# DIRECTIONS
Please print, word for word, every line from the one that contains "- Track B: 24-bit, 44100" through the last line of the records, and nothing else.

*** RECORD SET Section Begins ***

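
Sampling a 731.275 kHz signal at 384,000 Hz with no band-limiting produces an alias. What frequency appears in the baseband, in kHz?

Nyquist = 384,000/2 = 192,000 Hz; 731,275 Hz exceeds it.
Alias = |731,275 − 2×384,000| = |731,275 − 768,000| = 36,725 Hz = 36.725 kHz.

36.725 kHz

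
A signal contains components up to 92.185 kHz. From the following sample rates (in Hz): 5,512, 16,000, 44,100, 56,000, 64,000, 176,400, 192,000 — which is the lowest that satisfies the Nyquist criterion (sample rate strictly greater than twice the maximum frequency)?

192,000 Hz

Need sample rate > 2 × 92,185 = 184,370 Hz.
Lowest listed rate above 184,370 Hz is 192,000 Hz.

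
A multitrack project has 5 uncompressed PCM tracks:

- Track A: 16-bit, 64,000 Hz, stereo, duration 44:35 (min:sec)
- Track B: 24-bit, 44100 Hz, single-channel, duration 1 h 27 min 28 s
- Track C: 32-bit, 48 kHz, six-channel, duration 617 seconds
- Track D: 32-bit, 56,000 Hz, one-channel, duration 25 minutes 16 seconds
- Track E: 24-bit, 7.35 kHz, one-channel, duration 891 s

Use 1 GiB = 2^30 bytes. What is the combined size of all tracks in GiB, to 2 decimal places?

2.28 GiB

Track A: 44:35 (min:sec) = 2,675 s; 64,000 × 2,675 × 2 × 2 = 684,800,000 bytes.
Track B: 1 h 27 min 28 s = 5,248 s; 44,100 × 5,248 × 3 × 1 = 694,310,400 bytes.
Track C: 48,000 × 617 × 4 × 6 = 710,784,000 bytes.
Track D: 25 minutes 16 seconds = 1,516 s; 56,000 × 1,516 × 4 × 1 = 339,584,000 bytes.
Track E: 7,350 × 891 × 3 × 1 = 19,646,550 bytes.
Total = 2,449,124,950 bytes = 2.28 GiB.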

*** RECORD SET Section Ends ***

# TASK RESPONSE
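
- Track B: 24-bit, 44100 Hz, single-channel, duration 1 h 27 min 28 s
- Track C: 32-bit, 48 kHz, six-channel, duration 617 seconds
- Track D: 32-bit, 56,000 Hz, one-channel, duration 25 minutes 16 seconds
- Track E: 24-bit, 7.35 kHz, one-channel, duration 891 s

Use 1 GiB = 2^30 bytes. What is the combined size of all tracks in GiB, to 2 decimal places?

2.28 GiB

Track A: 44:35 (min:sec) = 2,675 s; 64,000 × 2,675 × 2 × 2 = 684,800,000 bytes.
Track B: 1 h 27 min 28 s = 5,248 s; 44,100 × 5,248 × 3 × 1 = 694,310,400 bytes.
Track C: 48,000 × 617 × 4 × 6 = 710,784,000 bytes.
Track D: 25 minutes 16 seconds = 1,516 s; 56,000 × 1,516 × 4 × 1 = 339,584,000 bytes.
Track E: 7,350 × 891 × 3 × 1 = 19,646,550 bytes.
Total = 2,449,124,950 bytes = 2.28 GiB.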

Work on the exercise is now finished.